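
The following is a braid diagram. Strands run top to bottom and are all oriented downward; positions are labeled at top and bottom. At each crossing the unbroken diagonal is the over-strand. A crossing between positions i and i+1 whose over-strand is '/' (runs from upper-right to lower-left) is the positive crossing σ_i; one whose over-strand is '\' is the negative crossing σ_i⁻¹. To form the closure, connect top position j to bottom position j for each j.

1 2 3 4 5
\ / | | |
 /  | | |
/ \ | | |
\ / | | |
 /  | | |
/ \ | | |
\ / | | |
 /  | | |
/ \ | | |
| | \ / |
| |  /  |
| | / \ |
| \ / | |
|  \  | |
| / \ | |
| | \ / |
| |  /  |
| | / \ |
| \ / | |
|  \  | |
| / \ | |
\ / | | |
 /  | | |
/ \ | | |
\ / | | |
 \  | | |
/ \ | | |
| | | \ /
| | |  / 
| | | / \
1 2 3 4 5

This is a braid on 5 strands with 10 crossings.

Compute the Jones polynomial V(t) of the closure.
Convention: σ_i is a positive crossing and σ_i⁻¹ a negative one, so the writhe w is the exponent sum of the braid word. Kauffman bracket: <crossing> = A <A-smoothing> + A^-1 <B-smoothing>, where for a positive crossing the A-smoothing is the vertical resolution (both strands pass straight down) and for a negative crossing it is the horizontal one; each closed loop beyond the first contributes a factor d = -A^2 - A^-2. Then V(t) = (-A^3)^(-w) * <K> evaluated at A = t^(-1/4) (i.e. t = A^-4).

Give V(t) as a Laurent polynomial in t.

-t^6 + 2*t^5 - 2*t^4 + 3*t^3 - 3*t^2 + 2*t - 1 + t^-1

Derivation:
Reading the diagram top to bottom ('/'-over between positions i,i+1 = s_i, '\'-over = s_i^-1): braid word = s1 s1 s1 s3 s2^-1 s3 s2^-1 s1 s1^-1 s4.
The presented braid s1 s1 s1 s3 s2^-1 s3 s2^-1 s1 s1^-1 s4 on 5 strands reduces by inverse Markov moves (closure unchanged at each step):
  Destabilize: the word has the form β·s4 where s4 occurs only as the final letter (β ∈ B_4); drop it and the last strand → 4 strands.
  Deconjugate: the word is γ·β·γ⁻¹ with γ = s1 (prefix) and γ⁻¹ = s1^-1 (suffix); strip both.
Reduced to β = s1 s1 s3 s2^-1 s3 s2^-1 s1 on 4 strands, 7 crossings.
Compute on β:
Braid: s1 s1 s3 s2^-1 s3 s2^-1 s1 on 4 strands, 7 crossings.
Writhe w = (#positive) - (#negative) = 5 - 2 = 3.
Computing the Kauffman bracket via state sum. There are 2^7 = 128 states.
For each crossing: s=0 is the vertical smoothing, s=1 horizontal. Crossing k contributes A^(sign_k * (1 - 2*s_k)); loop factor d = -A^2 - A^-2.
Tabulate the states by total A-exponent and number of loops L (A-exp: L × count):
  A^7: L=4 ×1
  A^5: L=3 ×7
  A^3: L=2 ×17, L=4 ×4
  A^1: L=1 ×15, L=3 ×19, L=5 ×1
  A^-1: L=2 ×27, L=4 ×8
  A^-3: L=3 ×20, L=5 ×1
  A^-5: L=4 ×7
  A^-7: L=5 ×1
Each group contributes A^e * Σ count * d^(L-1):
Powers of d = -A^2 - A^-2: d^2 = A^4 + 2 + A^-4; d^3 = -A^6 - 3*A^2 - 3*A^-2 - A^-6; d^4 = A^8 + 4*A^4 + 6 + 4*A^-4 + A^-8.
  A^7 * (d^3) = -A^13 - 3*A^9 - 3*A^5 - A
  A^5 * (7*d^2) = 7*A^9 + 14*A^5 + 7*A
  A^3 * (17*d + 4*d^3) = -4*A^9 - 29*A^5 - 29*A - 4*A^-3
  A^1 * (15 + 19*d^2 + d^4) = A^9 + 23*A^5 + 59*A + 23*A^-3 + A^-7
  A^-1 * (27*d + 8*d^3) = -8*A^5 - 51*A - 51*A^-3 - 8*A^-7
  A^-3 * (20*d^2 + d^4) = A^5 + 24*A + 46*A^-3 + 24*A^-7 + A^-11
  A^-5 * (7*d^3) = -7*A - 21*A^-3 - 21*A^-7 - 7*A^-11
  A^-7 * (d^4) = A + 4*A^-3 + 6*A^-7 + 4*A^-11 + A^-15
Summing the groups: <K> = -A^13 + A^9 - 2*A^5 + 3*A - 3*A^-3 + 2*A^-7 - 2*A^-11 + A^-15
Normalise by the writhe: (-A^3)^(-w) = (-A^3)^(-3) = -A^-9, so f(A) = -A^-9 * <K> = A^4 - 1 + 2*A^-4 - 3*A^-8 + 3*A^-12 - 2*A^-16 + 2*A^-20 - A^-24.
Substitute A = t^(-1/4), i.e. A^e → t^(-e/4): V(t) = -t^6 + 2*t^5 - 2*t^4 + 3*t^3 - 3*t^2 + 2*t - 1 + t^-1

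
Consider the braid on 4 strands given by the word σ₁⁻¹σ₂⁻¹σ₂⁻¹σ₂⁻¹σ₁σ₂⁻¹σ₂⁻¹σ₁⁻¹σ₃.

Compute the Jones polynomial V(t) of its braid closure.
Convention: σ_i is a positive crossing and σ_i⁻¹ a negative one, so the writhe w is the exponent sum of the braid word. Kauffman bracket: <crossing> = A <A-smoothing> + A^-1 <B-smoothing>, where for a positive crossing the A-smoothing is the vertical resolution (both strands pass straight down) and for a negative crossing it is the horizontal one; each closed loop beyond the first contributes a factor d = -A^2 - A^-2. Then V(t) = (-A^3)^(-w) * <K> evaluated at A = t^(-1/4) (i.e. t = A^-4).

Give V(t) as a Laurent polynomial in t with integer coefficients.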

+ + + + + + +

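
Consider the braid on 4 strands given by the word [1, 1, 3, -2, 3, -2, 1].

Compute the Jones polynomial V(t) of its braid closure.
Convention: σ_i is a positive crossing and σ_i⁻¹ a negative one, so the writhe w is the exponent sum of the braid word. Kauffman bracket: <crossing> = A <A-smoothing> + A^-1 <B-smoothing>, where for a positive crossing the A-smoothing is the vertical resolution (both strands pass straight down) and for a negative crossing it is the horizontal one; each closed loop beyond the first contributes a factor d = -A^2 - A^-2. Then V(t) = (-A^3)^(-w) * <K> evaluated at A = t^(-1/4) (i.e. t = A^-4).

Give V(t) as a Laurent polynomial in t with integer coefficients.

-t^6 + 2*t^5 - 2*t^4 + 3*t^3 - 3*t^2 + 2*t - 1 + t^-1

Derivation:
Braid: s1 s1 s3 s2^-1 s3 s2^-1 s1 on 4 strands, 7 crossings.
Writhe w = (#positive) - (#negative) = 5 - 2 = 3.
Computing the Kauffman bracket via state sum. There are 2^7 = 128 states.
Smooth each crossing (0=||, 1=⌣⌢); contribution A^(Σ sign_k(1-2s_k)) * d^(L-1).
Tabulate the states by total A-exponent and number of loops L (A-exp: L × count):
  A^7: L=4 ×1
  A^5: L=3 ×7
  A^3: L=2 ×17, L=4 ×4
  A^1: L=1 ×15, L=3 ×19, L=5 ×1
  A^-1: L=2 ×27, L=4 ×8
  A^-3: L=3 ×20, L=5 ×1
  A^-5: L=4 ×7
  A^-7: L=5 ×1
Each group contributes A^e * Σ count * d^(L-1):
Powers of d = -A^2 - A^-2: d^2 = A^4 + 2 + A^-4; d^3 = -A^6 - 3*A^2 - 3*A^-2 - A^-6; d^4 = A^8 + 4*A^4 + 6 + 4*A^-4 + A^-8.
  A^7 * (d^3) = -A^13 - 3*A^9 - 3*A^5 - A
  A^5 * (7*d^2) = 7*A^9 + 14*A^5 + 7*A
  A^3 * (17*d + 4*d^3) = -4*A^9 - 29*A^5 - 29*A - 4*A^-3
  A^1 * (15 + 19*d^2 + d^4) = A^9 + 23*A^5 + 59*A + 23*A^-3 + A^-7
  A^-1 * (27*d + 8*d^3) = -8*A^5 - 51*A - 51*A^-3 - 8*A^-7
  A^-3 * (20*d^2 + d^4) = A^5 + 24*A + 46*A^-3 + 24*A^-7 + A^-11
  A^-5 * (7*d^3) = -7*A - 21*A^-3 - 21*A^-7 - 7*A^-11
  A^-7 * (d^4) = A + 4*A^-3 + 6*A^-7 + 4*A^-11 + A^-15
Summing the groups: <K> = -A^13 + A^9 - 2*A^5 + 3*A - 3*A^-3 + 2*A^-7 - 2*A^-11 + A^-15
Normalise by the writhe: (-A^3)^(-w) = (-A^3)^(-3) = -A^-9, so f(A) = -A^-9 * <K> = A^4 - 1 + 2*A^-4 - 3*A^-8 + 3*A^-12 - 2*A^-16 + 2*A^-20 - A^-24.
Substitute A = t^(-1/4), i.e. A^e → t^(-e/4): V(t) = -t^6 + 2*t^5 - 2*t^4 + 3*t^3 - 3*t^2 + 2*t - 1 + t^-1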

+ + + + + + +

**Task prompt:** Which lines of the data include the string "given"? Copy each of them.

**Problem solution:**
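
Consider the braid on 4 strands given by the word σ₁⁻¹σ₂⁻¹σ₂⁻¹σ₂⁻¹σ₁σ₂⁻¹σ₂⁻¹σ₁⁻¹σ₃.
Consider the braid on 4 strands given by the word [1, 1, 3, -2, 3, -2, 1].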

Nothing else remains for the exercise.